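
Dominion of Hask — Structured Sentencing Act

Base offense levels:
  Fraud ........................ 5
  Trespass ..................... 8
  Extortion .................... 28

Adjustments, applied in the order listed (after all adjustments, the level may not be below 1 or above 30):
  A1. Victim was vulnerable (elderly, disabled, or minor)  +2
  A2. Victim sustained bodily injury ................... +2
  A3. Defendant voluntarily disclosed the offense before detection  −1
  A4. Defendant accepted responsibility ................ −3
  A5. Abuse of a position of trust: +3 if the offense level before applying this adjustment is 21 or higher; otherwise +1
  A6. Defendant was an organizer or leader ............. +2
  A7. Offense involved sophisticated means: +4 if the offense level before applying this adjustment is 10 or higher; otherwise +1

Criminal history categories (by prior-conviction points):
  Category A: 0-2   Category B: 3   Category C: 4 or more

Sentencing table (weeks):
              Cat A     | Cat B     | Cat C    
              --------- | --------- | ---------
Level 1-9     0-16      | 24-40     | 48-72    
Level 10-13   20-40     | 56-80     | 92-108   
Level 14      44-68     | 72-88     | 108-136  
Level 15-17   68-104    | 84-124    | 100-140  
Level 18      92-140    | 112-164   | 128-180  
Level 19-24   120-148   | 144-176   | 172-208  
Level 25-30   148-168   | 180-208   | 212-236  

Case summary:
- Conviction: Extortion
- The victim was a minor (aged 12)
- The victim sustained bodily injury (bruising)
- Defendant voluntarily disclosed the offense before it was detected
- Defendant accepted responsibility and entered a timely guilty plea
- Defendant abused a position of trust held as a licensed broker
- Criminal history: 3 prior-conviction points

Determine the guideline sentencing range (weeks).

180-208 weeks

Base offense level for extortion: 28.
A1 applies: 28 + 2 = 30.
A2 applies: 30 + 2 = 32.
A3 applies: 32 − 1 = 31.
A4 applies: 31 − 3 = 28.
A5 applies (level before this adjustment is 28 ≥ 21, so +3): 28 + 3 = 31.
A6 does not apply.
A7 does not apply.
Level 31 exceeds the maximum of 30; capped at 30.
Final offense level: 30.
Criminal history: 3 prior points → Category B (3).
Level 30 falls in the 25-30 band.
Grid: Level 25-30 × Category B = 180-208 weeks.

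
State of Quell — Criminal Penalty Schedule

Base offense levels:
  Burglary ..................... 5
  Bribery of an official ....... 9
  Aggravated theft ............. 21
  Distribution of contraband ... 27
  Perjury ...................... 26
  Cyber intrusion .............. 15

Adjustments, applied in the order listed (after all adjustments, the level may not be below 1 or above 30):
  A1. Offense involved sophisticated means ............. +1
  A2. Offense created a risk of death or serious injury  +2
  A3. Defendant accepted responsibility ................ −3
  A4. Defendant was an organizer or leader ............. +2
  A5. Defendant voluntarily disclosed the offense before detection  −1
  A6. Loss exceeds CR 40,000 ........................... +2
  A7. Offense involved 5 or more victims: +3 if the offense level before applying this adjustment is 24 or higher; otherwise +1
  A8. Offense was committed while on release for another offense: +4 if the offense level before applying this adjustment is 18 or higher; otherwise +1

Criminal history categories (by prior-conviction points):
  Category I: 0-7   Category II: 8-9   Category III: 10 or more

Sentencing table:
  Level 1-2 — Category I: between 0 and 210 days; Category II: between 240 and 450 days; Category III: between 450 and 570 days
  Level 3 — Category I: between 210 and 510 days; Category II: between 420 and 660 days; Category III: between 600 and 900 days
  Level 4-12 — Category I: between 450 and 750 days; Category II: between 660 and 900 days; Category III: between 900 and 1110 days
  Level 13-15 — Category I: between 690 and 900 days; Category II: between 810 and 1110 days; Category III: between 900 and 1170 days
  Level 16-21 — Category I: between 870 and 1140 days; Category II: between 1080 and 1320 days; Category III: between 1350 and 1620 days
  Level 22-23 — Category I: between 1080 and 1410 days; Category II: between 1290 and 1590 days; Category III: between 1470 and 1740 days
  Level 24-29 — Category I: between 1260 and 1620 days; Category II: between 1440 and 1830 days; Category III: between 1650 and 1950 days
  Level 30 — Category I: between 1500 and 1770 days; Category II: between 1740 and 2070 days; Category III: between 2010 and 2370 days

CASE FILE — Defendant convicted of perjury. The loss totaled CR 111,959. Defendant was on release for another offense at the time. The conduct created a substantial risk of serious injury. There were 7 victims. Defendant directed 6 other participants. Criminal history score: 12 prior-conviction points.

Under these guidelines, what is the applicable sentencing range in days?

Base offense level for perjury: 26.
A2 applies: 26 + 2 = 28.
A3 does not apply.
A4 applies: 28 + 2 = 30.
A5 does not apply.
A6 applies: 30 + 2 = 32.
A7 applies (level before this adjustment is 32 ≥ 24, so +3): 32 + 3 = 35.
A8 applies (level before this adjustment is 35 ≥ 18, so +4): 35 + 4 = 39.
Level 39 exceeds the maximum of 30; capped at 30.
Final offense level: 30.
Criminal history: 12 prior points → Category III (10+).
Level 30 falls in the 30 band.
Grid: Level 30 × Category III = 2010-2370 days.

2010-2370 days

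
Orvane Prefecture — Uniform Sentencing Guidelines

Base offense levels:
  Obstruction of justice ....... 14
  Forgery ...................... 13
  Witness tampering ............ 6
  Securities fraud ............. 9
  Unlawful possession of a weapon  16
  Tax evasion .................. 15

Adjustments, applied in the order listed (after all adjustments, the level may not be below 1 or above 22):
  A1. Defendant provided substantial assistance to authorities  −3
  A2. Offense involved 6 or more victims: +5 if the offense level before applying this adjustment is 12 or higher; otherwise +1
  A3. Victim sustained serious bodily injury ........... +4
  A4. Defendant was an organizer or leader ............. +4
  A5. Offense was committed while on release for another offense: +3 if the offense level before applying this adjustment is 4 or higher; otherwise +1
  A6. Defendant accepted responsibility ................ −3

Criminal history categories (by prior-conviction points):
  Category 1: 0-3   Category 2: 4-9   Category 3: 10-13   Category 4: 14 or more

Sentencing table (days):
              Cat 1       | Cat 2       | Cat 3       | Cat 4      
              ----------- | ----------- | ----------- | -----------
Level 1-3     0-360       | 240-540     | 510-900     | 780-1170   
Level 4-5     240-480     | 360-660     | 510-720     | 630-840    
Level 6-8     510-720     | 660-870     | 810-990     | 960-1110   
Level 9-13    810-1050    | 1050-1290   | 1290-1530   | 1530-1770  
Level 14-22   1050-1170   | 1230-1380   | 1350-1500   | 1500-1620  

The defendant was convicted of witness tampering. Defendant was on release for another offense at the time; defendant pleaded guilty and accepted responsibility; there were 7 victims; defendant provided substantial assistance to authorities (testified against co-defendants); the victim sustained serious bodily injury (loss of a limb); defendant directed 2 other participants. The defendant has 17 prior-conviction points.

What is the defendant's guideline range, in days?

Base offense level for witness tampering: 6.
A1 applies: 6 − 3 = 3.
A2 applies (level before this adjustment is 3 < 12, so +1): 3 + 1 = 4.
A3 applies: 4 + 4 = 8.
A4 applies: 8 + 4 = 12.
A5 applies (level before this adjustment is 12 ≥ 4, so +3): 12 + 3 = 15.
A6 applies: 15 − 3 = 12.
Final offense level: 12.
Criminal history: 17 prior points → Category 4 (14+).
Level 12 falls in the 9-13 band.
Grid: Level 9-13 × Category 4 = 1530-1770 days.

1530-1770 days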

**Your task:**
Using the listing above, retype each line exactly.

**Task output:**
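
Dominion of Hask — Structured Sentencing Act

Base offense levels:
  Fraud ........................ 5
  Trespass ..................... 8
  Extortion .................... 28

Adjustments, applied in the order listed (after all adjustments, the level may not be below 1 or above 30):
  A1. Victim was vulnerable (elderly, disabled, or minor)  +2
  A2. Victim sustained bodily injury ................... +2
  A3. Defendant voluntarily disclosed the offense before detection  −1
  A4. Defendant accepted responsibility ................ −3
  A5. Abuse of a position of trust: +3 if the offense level before applying this adjustment is 21 or higher; otherwise +1
  A6. Defendant was an organizer or leader ............. +2
  A7. Offense involved sophisticated means: +4 if the offense level before applying this adjustment is 10 or higher; otherwise +1

Criminal history categories (by prior-conviction points):
  Category A: 0-2   Category B: 3   Category C: 4 or more

Sentencing table (weeks):
              Cat A     | Cat B     | Cat C    
              --------- | --------- | ---------
Level 1-9     0-16      | 24-40     | 48-72    
Level 10-13   20-40     | 56-80     | 92-108   
Level 14      44-68     | 72-88     | 108-136  
Level 15-17   68-104    | 84-124    | 100-140  
Level 18      92-140    | 112-164   | 128-180  
Level 19-24   120-148   | 144-176   | 172-208  
Level 25-30   148-168   | 180-208   | 212-236  

Case summary:
- Conviction: Extortion
- The victim was a minor (aged 12)
- The victim sustained bodily injury (bruising)
- Defendant voluntarily disclosed the offense before it was detected
- Defendant accepted responsibility and entered a timely guilty plea
- Defendant abused a position of trust held as a licensed broker
- Criminal history: 3 prior-conviction points

Determine the guideline sentencing range (weeks).

180-208 weeks

Base offense level for extortion: 28.
A1 applies: 28 + 2 = 30.
A2 applies: 30 + 2 = 32.
A3 applies: 32 − 1 = 31.
A4 applies: 31 − 3 = 28.
A5 applies (level before this adjustment is 28 ≥ 21, so +3): 28 + 3 = 31.
A6 does not apply.
A7 does not apply.
Level 31 exceeds the maximum of 30; capped at 30.
Final offense level: 30.
Criminal history: 3 prior points → Category B (3).
Level 30 falls in the 25-30 band.
Grid: Level 25-30 × Category B = 180-208 weeks.

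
State of Quell — Criminal Penalty Schedule

Base offense levels:
  Burglary ..................... 5
  Bribery of an official ....... 9
  Aggravated theft ............. 21
  Distribution of contraband ... 27
  Perjury ...................... 26
  Cyber intrusion .............. 15

Adjustments, applied in the order listed (after all adjustments, the level may not be below 1 or above 30):
  A1. Offense involved sophisticated means ............. +1
  A2. Offense created a risk of death or serious injury  +2
  A3. Defendant accepted responsibility ................ −3
  A4. Defendant was an organizer or leader ............. +2
  A5. Defendant voluntarily disclosed the offense before detection  −1
  A6. Loss exceeds CR 40,000 ........................... +2
  A7. Offense involved 5 or more victims: +3 if the offense level before applying this adjustment is 24 or higher; otherwise +1
  A8. Offense was committed while on release for another offense: +4 if the offense level before applying this adjustment is 18 or higher; otherwise +1

Criminal history categories (by prior-conviction points):
  Category I: 0-7   Category II: 8-9   Category III: 10 or more

Sentencing table:
  Level 1-2 — Category I: between 0 and 210 days; Category II: between 240 and 450 days; Category III: between 450 and 570 days
  Level 3 — Category I: between 210 and 510 days; Category II: between 420 and 660 days; Category III: between 600 and 900 days
  Level 4-12 — Category I: between 450 and 750 days; Category II: between 660 and 900 days; Category III: between 900 and 1110 days
  Level 13-15 — Category I: between 690 and 900 days; Category II: between 810 and 1110 days; Category III: between 900 and 1170 days
  Level 16-21 — Category I: between 870 and 1140 days; Category II: between 1080 and 1320 days; Category III: between 1350 and 1620 days
  Level 22-23 — Category I: between 1080 and 1410 days; Category II: between 1290 and 1590 days; Category III: between 1470 and 1740 days
  Level 24-29 — Category I: between 1260 and 1620 days; Category II: between 1440 and 1830 days; Category III: between 1650 and 1950 days
  Level 30 — Category I: between 1500 and 1770 days; Category II: between 1740 and 2070 days; Category III: between 2010 and 2370 days

CASE FILE — Defendant convicted of perjury. The loss totaled CR 111,959. Defendant was on release for another offense at the time. The conduct created a substantial risk of serious injury. There were 7 victims. Defendant directed 6 other participants. Criminal history score: 12 prior-conviction points.

Under these guidelines, what is the applicable sentencing range in days?

Base offense level for perjury: 26.
A2 applies: 26 + 2 = 28.
A3 does not apply.
A4 applies: 28 + 2 = 30.
A5 does not apply.
A6 applies: 30 + 2 = 32.
A7 applies (level before this adjustment is 32 ≥ 24, so +3): 32 + 3 = 35.
A8 applies (level before this adjustment is 35 ≥ 18, so +4): 35 + 4 = 39.
Level 39 exceeds the maximum of 30; capped at 30.
Final offense level: 30.
Criminal history: 12 prior points → Category III (10+).
Level 30 falls in the 30 band.
Grid: Level 30 × Category III = 2010-2370 days.

2010-2370 days

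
Orvane Prefecture — Uniform Sentencing Guidelines

Base offense levels:
  Obstruction of justice ....... 14
  Forgery ...................... 13
  Witness tampering ............ 6
  Securities fraud ............. 9
  Unlawful possession of a weapon  16
  Tax evasion .................. 15

Adjustments, applied in the order listed (after all adjustments, the level may not be below 1 or above 22):
  A1. Defendant provided substantial assistance to authorities  −3
  A2. Offense involved 6 or more victims: +5 if the offense level before applying this adjustment is 12 or higher; otherwise +1
  A3. Victim sustained serious bodily injury ........... +4
  A4. Defendant was an organizer or leader ............. +4
  A5. Offense was committed while on release for another offense: +3 if the offense level before applying this adjustment is 4 or higher; otherwise +1
  A6. Defendant accepted responsibility ................ −3

Criminal history categories (by prior-conviction points):
  Category 1: 0-3   Category 2: 4-9   Category 3: 10-13   Category 4: 14 or more

Sentencing table (days):
              Cat 1       | Cat 2       | Cat 3       | Cat 4      
              ----------- | ----------- | ----------- | -----------
Level 1-3     0-360       | 240-540     | 510-900     | 780-1170   
Level 4-5     240-480     | 360-660     | 510-720     | 630-840    
Level 6-8     510-720     | 660-870     | 810-990     | 960-1110   
Level 9-13    810-1050    | 1050-1290   | 1290-1530   | 1530-1770  
Level 14-22   1050-1170   | 1230-1380   | 1350-1500   | 1500-1620  

The defendant was convicted of witness tampering. Defendant was on release for another offense at the time; defendant pleaded guilty and accepted responsibility; there were 7 victims; defendant provided substantial assistance to authorities (testified against co-defendants); the victim sustained serious bodily injury (loss of a limb); defendant directed 2 other participants. The defendant has 17 prior-conviction points.

What is the defendant's guideline range, in days?

Base offense level for witness tampering: 6.
A1 applies: 6 − 3 = 3.
A2 applies (level before this adjustment is 3 < 12, so +1): 3 + 1 = 4.
A3 applies: 4 + 4 = 8.
A4 applies: 8 + 4 = 12.
A5 applies (level before this adjustment is 12 ≥ 4, so +3): 12 + 3 = 15.
A6 applies: 15 − 3 = 12.
Final offense level: 12.
Criminal history: 17 prior points → Category 4 (14+).
Level 12 falls in the 9-13 band.
Grid: Level 9-13 × Category 4 = 1530-1770 days.

1530-1770 days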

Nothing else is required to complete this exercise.